| WHAT YOU ARE ASKED TO DO |
Reproduce the material that follows exactly, with no line left out.

'''

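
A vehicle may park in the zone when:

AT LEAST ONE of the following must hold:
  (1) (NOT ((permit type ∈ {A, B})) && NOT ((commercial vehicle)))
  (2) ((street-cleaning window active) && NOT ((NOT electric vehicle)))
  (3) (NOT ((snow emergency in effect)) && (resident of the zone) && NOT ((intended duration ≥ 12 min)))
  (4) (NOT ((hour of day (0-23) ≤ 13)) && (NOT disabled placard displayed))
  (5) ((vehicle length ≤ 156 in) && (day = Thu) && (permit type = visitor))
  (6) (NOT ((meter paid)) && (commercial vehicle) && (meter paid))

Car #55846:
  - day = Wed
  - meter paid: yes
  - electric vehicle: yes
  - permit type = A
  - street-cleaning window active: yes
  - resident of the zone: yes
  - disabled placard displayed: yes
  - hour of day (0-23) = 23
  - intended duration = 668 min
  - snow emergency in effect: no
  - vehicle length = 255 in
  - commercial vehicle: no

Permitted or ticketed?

Atomic conditions:
  permit type ∈ {A, B}: A is in the set → true
  commercial vehicle: no → false
  street-cleaning window active: yes → true
  NOT electric vehicle: yes → false
  snow emergency in effect: no → false
  resident of the zone: yes → true
  intended duration ≥ 12 min: 668 ≥ 12 is true
  hour of day (0-23) ≤ 13: 23 ≤ 13 is false
  NOT disabled placard displayed: yes → false
  vehicle length ≤ 156 in: 255 ≤ 156 is false
  day = Thu: Wed == Thu is false
  permit type = visitor: A == visitor is false
  meter paid: yes → true
Combine:
[1.1] NOT true = false
[1.2] NOT false = true
[1] false AND true = false
[2.2] NOT false = true
[2] true AND true = true
[3.1] NOT false = true
[3.3] NOT true = false
[3] true AND true AND false = false
[4.1] NOT false = true
[4] true AND false = false
[5] false AND false AND false = false
[6.1] NOT true = false
[6] false AND false AND true = false
[root] false OR true OR false OR false OR false OR false = true
Overall: true → permitted

Permitted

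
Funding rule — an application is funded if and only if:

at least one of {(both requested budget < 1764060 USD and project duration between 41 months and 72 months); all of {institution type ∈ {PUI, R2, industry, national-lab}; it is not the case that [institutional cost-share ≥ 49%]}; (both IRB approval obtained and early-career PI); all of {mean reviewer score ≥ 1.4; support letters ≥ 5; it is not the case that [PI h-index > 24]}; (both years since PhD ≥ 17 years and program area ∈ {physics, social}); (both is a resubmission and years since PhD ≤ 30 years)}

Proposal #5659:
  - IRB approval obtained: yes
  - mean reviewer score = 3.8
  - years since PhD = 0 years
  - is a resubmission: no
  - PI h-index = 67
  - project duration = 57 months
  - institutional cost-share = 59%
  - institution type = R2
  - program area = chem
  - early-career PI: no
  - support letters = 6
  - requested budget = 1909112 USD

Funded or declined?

Declined

Atomic conditions:
  requested budget < 1764060 USD: 1909112 < 1764060 is false
  project duration between 41 months and 72 months: 57 in [41, 72] is true
  institution type ∈ {PUI, R2, industry, national-lab}: R2 is in the set → true
  institutional cost-share ≥ 49%: 59 ≥ 49 is true
  IRB approval obtained: yes → true
  early-career PI: no → false
  mean reviewer score ≥ 1.4: 3.8 ≥ 1.4 is true
  support letters ≥ 5: 6 ≥ 5 is true
  PI h-index > 24: 67 > 24 is true
  years since PhD ≥ 17 years: 0 ≥ 17 is false
  program area ∈ {physics, social}: chem is not in the set → false
  is a resubmission: no → false
  years since PhD ≤ 30 years: 0 ≤ 30 is true
Combine:
[1] false AND true = false
[2.2] NOT true = false
[2] true AND false = false
[3] true AND false = false
[4.3] NOT true = false
[4] true AND true AND false = false
[5] false AND false = false
[6] false AND true = false
[root] false OR false OR false OR false OR false OR false = false
Overall: false → declined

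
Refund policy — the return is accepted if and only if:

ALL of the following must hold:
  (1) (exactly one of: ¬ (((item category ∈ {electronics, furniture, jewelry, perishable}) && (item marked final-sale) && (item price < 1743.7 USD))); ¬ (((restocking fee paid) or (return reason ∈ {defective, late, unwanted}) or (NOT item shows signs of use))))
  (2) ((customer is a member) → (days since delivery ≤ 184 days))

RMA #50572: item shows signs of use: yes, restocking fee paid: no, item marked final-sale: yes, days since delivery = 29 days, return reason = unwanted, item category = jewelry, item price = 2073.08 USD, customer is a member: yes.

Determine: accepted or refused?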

'''

| EXERCISE ANSWER |
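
A vehicle may park in the zone when:

AT LEAST ONE of the following must hold:
  (1) (NOT ((permit type ∈ {A, B})) && NOT ((commercial vehicle)))
  (2) ((street-cleaning window active) && NOT ((NOT electric vehicle)))
  (3) (NOT ((snow emergency in effect)) && (resident of the zone) && NOT ((intended duration ≥ 12 min)))
  (4) (NOT ((hour of day (0-23) ≤ 13)) && (NOT disabled placard displayed))
  (5) ((vehicle length ≤ 156 in) && (day = Thu) && (permit type = visitor))
  (6) (NOT ((meter paid)) && (commercial vehicle) && (meter paid))

Car #55846:
  - day = Wed
  - meter paid: yes
  - electric vehicle: yes
  - permit type = A
  - street-cleaning window active: yes
  - resident of the zone: yes
  - disabled placard displayed: yes
  - hour of day (0-23) = 23
  - intended duration = 668 min
  - snow emergency in effect: no
  - vehicle length = 255 in
  - commercial vehicle: no

Permitted or ticketed?

Atomic conditions:
  permit type ∈ {A, B}: A is in the set → true
  commercial vehicle: no → false
  street-cleaning window active: yes → true
  NOT electric vehicle: yes → false
  snow emergency in effect: no → false
  resident of the zone: yes → true
  intended duration ≥ 12 min: 668 ≥ 12 is true
  hour of day (0-23) ≤ 13: 23 ≤ 13 is false
  NOT disabled placard displayed: yes → false
  vehicle length ≤ 156 in: 255 ≤ 156 is false
  day = Thu: Wed == Thu is false
  permit type = visitor: A == visitor is false
  meter paid: yes → true
Combine:
[1.1] NOT true = false
[1.2] NOT false = true
[1] false AND true = false
[2.2] NOT false = true
[2] true AND true = true
[3.1] NOT false = true
[3.3] NOT true = false
[3] true AND true AND false = false
[4.1] NOT false = true
[4] true AND false = false
[5] false AND false AND false = false
[6.1] NOT true = false
[6] false AND false AND true = false
[root] false OR true OR false OR false OR false OR false = true
Overall: true → permitted

Permitted

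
Funding rule — an application is funded if and only if:

at least one of {(both requested budget < 1764060 USD and project duration between 41 months and 72 months); all of {institution type ∈ {PUI, R2, industry, national-lab}; it is not the case that [institutional cost-share ≥ 49%]}; (both IRB approval obtained and early-career PI); all of {mean reviewer score ≥ 1.4; support letters ≥ 5; it is not the case that [PI h-index > 24]}; (both years since PhD ≥ 17 years and program area ∈ {physics, social}); (both is a resubmission and years since PhD ≤ 30 years)}

Proposal #5659:
  - IRB approval obtained: yes
  - mean reviewer score = 3.8
  - years since PhD = 0 years
  - is a resubmission: no
  - PI h-index = 67
  - project duration = 57 months
  - institutional cost-share = 59%
  - institution type = R2
  - program area = chem
  - early-career PI: no
  - support letters = 6
  - requested budget = 1909112 USD

Funded or declined?

Declined

Atomic conditions:
  requested budget < 1764060 USD: 1909112 < 1764060 is false
  project duration between 41 months and 72 months: 57 in [41, 72] is true
  institution type ∈ {PUI, R2, industry, national-lab}: R2 is in the set → true
  institutional cost-share ≥ 49%: 59 ≥ 49 is true
  IRB approval obtained: yes → true
  early-career PI: no → false
  mean reviewer score ≥ 1.4: 3.8 ≥ 1.4 is true
  support letters ≥ 5: 6 ≥ 5 is true
  PI h-index > 24: 67 > 24 is true
  years since PhD ≥ 17 years: 0 ≥ 17 is false
  program area ∈ {physics, social}: chem is not in the set → false
  is a resubmission: no → false
  years since PhD ≤ 30 years: 0 ≤ 30 is true
Combine:
[1] false AND true = false
[2.2] NOT true = false
[2] true AND false = false
[3] true AND false = false
[4.3] NOT true = false
[4] true AND true AND false = false
[5] false AND false = false
[6] false AND true = false
[root] false OR false OR false OR false OR false OR false = false
Overall: false → declined

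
Refund policy — the return is accepted if and only if:

ALL of the following must hold:
  (1) (exactly one of: ¬ (((item category ∈ {electronics, furniture, jewelry, perishable}) && (item marked final-sale) && (item price < 1743.7 USD))); ¬ (((restocking fee paid) or (return reason ∈ {defective, late, unwanted}) or (NOT item shows signs of use))))
  (2) ((customer is a member) → (days since delivery ≤ 184 days))

RMA #50572: item shows signs of use: yes, restocking fee paid: no, item marked final-sale: yes, days since delivery = 29 days, return reason = unwanted, item category = jewelry, item price = 2073.08 USD, customer is a member: yes.

Determine: accepted or refused?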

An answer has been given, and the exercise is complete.